= Your task =
Scan the entries below. Report each line where the string "Prosecution" occurs.

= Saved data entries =
Segment Open

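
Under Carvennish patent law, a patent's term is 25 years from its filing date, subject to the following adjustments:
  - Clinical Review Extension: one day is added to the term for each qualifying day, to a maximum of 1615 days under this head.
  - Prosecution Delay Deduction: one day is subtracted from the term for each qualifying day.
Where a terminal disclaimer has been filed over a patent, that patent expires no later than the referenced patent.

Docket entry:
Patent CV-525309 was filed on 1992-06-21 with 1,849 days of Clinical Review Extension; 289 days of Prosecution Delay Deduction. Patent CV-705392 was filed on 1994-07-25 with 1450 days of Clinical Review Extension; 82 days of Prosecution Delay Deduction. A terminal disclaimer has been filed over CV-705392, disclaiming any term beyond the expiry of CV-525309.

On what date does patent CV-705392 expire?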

Segment Closed

= Solution to this problem =
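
  - Prosecution Delay Deduction: one day is subtracted from the term for each qualifying day.
Patent CV-525309 was filed on 1992-06-21 with 1,849 days of Clinical Review Extension; 289 days of Prosecution Delay Deduction. Patent CV-705392 was filed on 1994-07-25 with 1450 days of Clinical Review Extension; 82 days of Prosecution Delay Deduction. A terminal disclaimer has been filed over CV-705392, disclaiming any term beyond the expiry of CV-525309.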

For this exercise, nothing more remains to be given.